Start of Data supplied
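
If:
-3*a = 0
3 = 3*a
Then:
No Solution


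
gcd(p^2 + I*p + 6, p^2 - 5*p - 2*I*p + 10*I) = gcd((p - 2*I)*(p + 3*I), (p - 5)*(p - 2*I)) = p - 2*I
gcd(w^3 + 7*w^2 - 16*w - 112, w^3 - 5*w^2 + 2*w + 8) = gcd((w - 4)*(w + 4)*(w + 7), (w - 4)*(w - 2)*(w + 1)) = w - 4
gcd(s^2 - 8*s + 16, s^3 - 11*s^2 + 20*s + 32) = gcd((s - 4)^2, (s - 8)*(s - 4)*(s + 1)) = s - 4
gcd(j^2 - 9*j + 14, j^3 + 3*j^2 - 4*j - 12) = j - 2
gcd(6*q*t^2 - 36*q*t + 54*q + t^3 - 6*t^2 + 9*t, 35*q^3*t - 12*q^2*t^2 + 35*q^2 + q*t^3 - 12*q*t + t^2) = 1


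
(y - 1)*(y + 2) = y^2 + y - 2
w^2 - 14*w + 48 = (w - 8)*(w - 6)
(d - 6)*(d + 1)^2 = d^3 - 4*d^2 - 11*d - 6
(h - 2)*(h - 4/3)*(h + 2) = h^3 - 4*h^2/3 - 4*h + 16/3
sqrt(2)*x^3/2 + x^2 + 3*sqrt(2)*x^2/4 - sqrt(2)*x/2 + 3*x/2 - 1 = (x - 1/2)*(x + 2)*(sqrt(2)*x/2 + 1)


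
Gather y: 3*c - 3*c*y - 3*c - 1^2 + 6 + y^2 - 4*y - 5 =y^2 + y*(-3*c - 4)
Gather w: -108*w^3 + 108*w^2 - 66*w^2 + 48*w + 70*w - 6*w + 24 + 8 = -108*w^3 + 42*w^2 + 112*w + 32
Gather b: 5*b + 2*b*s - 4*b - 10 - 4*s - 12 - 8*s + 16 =b*(2*s + 1) - 12*s - 6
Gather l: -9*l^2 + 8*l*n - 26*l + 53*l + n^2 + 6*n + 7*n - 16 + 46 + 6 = -9*l^2 + l*(8*n + 27) + n^2 + 13*n + 36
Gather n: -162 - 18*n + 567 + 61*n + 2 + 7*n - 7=50*n + 400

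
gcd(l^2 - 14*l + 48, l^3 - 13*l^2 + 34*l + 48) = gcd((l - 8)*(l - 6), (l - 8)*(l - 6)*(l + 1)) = l^2 - 14*l + 48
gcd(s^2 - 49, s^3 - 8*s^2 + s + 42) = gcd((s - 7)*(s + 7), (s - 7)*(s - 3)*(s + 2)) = s - 7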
End of Data supplied
The result should consist solely of the lines from the one that contains "Gather w: -108*w^3" to the last line of the records above, reproduced exactly.

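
Gather w: -108*w^3 + 108*w^2 - 66*w^2 + 48*w + 70*w - 6*w + 24 + 8 = -108*w^3 + 42*w^2 + 112*w + 32
Gather b: 5*b + 2*b*s - 4*b - 10 - 4*s - 12 - 8*s + 16 =b*(2*s + 1) - 12*s - 6
Gather l: -9*l^2 + 8*l*n - 26*l + 53*l + n^2 + 6*n + 7*n - 16 + 46 + 6 = -9*l^2 + l*(8*n + 27) + n^2 + 13*n + 36
Gather n: -162 - 18*n + 567 + 61*n + 2 + 7*n - 7=50*n + 400

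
gcd(l^2 - 14*l + 48, l^3 - 13*l^2 + 34*l + 48) = gcd((l - 8)*(l - 6), (l - 8)*(l - 6)*(l + 1)) = l^2 - 14*l + 48
gcd(s^2 - 49, s^3 - 8*s^2 + s + 42) = gcd((s - 7)*(s + 7), (s - 7)*(s - 3)*(s + 2)) = s - 7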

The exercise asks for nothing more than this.